**Aim of the task**
Please return every line of the records below that contains the word "with".

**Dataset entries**
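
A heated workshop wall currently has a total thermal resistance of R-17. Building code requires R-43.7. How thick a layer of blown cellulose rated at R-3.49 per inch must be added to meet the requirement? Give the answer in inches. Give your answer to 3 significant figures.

ΔR = 43.7 − 17 = 26.7 ft²·°F·h/BTU
L = ΔR / (R/in) = 26.7/3.49 = 7.65 in

7.65 in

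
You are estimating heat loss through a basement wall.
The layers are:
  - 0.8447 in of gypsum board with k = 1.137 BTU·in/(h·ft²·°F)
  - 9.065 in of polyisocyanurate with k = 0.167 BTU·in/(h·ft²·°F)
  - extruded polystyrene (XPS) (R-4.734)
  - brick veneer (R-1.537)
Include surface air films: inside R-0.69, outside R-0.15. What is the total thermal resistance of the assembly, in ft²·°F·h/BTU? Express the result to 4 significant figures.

0.8447/1.137 = 0.74292
9.065/0.167 = 54.281
R_total = 0.69 + 0.74292 + 54.281 + 4.734 + 1.537 + 0.15 = 62.135 ft²·°F·h/BTU

62.14 ft²·°F·h/BTU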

**Exercise response**
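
  - 0.8447 in of gypsum board with k = 1.137 BTU·in/(h·ft²·°F)
  - 9.065 in of polyisocyanurate with k = 0.167 BTU·in/(h·ft²·°F)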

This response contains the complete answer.